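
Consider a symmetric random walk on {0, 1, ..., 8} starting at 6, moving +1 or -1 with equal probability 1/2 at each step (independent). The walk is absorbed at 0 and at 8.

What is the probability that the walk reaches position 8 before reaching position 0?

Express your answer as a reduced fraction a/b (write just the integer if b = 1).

Answer: 3/4

Derivation:
Symmetric walk (p = 1/2): the harmonic-function argument gives P(hit 8 before 0 | start at 6) = a/N.
P = 6/8 = 3/4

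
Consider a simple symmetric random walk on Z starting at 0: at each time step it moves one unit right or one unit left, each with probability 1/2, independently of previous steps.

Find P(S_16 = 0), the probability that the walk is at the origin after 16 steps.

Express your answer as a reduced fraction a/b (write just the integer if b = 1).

To return to 0 after 16 steps: need exactly 8 steps of +1 and 8 of -1.
Favorable paths: C(16,8) = 12870
Total paths: 2^16 = 65536
P = 12870/65536 = 6435/32768

Answer: 6435/32768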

> [EXERCISE INSTRUCTIONS]
Transcribe the records above in full, exactly as they stand.

> [YOUR SOLUTION]
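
Consider a symmetric random walk on {0, 1, ..., 8} starting at 6, moving +1 or -1 with equal probability 1/2 at each step (independent). The walk is absorbed at 0 and at 8.

What is the probability that the walk reaches position 8 before reaching position 0?

Express your answer as a reduced fraction a/b (write just the integer if b = 1).

Answer: 3/4

Derivation:
Symmetric walk (p = 1/2): the harmonic-function argument gives P(hit 8 before 0 | start at 6) = a/N.
P = 6/8 = 3/4

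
Consider a simple symmetric random walk on Z starting at 0: at each time step it moves one unit right or one unit left, each with probability 1/2, independently of previous steps.

Find P(S_16 = 0), the probability that the walk is at the origin after 16 steps.

Express your answer as a reduced fraction a/b (write just the integer if b = 1).

To return to 0 after 16 steps: need exactly 8 steps of +1 and 8 of -1.
Favorable paths: C(16,8) = 12870
Total paths: 2^16 = 65536
P = 12870/65536 = 6435/32768

Answer: 6435/32768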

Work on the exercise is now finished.